=== EXTRACTED INFORMATION ===

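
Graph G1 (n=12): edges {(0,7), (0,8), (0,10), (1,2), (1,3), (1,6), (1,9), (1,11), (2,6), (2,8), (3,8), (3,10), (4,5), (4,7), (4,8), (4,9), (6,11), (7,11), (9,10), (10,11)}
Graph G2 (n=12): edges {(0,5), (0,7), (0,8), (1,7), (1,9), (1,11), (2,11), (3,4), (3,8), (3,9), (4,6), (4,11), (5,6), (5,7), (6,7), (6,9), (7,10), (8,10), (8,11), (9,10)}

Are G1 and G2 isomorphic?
Yes, isomorphic

The graphs are isomorphic.
One valid mapping φ: V(G1) → V(G2): 0→3, 1→7, 2→0, 3→10, 4→11, 5→2, 6→5, 7→4, 8→8, 9→1, 10→9, 11→6

Verify φ preserves adjacency — for each edge of G1, its image is an edge of G2:
  (0,7) → (φ(0),φ(7)) = (3,4) ∈ E(G2) ✓
  (0,8) → (φ(0),φ(8)) = (3,8) ∈ E(G2) ✓
  (0,10) → (φ(0),φ(10)) = (3,9) ∈ E(G2) ✓
  (1,2) → (φ(1),φ(2)) = (0,7) ∈ E(G2) ✓
  (1,3) → (φ(1),φ(3)) = (7,10) ∈ E(G2) ✓
  (1,6) → (φ(1),φ(6)) = (5,7) ∈ E(G2) ✓
  (1,9) → (φ(1),φ(9)) = (1,7) ∈ E(G2) ✓
  (1,11) → (φ(1),φ(11)) = (6,7) ∈ E(G2) ✓
  (2,6) → (φ(2),φ(6)) = (0,5) ∈ E(G2) ✓
  (2,8) → (φ(2),φ(8)) = (0,8) ∈ E(G2) ✓
  (3,8) → (φ(3),φ(8)) = (8,10) ∈ E(G2) ✓
  (3,10) → (φ(3),φ(10)) = (9,10) ∈ E(G2) ✓
  (4,5) → (φ(4),φ(5)) = (2,11) ∈ E(G2) ✓
  (4,7) → (φ(4),φ(7)) = (4,11) ∈ E(G2) ✓
  (4,8) → (φ(4),φ(8)) = (8,11) ∈ E(G2) ✓
  (4,9) → (φ(4),φ(9)) = (1,11) ∈ E(G2) ✓
  (6,11) → (φ(6),φ(11)) = (5,6) ∈ E(G2) ✓
  (7,11) → (φ(7),φ(11)) = (4,6) ∈ E(G2) ✓
  (9,10) → (φ(9),φ(10)) = (1,9) ∈ E(G2) ✓
  (10,11) → (φ(10),φ(11)) = (6,9) ∈ E(G2) ✓
All 20 edges of G1 map to edges of G2, and |E(G1)| = |E(G2)| = 20, so φ is a bijection on edges as well as vertices. Hence G1 ≅ G2.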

===

> _REQUIRED WORK_:
Once the line with "Graph G2 (n=12): edges" is located in the data above, repeat it and every later line through the end, exactly.

> _RESULT_:
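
Graph G2 (n=12): edges {(0,5), (0,7), (0,8), (1,7), (1,9), (1,11), (2,11), (3,4), (3,8), (3,9), (4,6), (4,11), (5,6), (5,7), (6,7), (6,9), (7,10), (8,10), (8,11), (9,10)}

Are G1 and G2 isomorphic?
Yes, isomorphic

The graphs are isomorphic.
One valid mapping φ: V(G1) → V(G2): 0→3, 1→7, 2→0, 3→10, 4→11, 5→2, 6→5, 7→4, 8→8, 9→1, 10→9, 11→6

Verify φ preserves adjacency — for each edge of G1, its image is an edge of G2:
  (0,7) → (φ(0),φ(7)) = (3,4) ∈ E(G2) ✓
  (0,8) → (φ(0),φ(8)) = (3,8) ∈ E(G2) ✓
  (0,10) → (φ(0),φ(10)) = (3,9) ∈ E(G2) ✓
  (1,2) → (φ(1),φ(2)) = (0,7) ∈ E(G2) ✓
  (1,3) → (φ(1),φ(3)) = (7,10) ∈ E(G2) ✓
  (1,6) → (φ(1),φ(6)) = (5,7) ∈ E(G2) ✓
  (1,9) → (φ(1),φ(9)) = (1,7) ∈ E(G2) ✓
  (1,11) → (φ(1),φ(11)) = (6,7) ∈ E(G2) ✓
  (2,6) → (φ(2),φ(6)) = (0,5) ∈ E(G2) ✓
  (2,8) → (φ(2),φ(8)) = (0,8) ∈ E(G2) ✓
  (3,8) → (φ(3),φ(8)) = (8,10) ∈ E(G2) ✓
  (3,10) → (φ(3),φ(10)) = (9,10) ∈ E(G2) ✓
  (4,5) → (φ(4),φ(5)) = (2,11) ∈ E(G2) ✓
  (4,7) → (φ(4),φ(7)) = (4,11) ∈ E(G2) ✓
  (4,8) → (φ(4),φ(8)) = (8,11) ∈ E(G2) ✓
  (4,9) → (φ(4),φ(9)) = (1,11) ∈ E(G2) ✓
  (6,11) → (φ(6),φ(11)) = (5,6) ∈ E(G2) ✓
  (7,11) → (φ(7),φ(11)) = (4,6) ∈ E(G2) ✓
  (9,10) → (φ(9),φ(10)) = (1,9) ∈ E(G2) ✓
  (10,11) → (φ(10),φ(11)) = (6,9) ∈ E(G2) ✓
All 20 edges of G1 map to edges of G2, and |E(G1)| = |E(G2)| = 20, so φ is a bijection on edges as well as vertices. Hence G1 ≅ G2.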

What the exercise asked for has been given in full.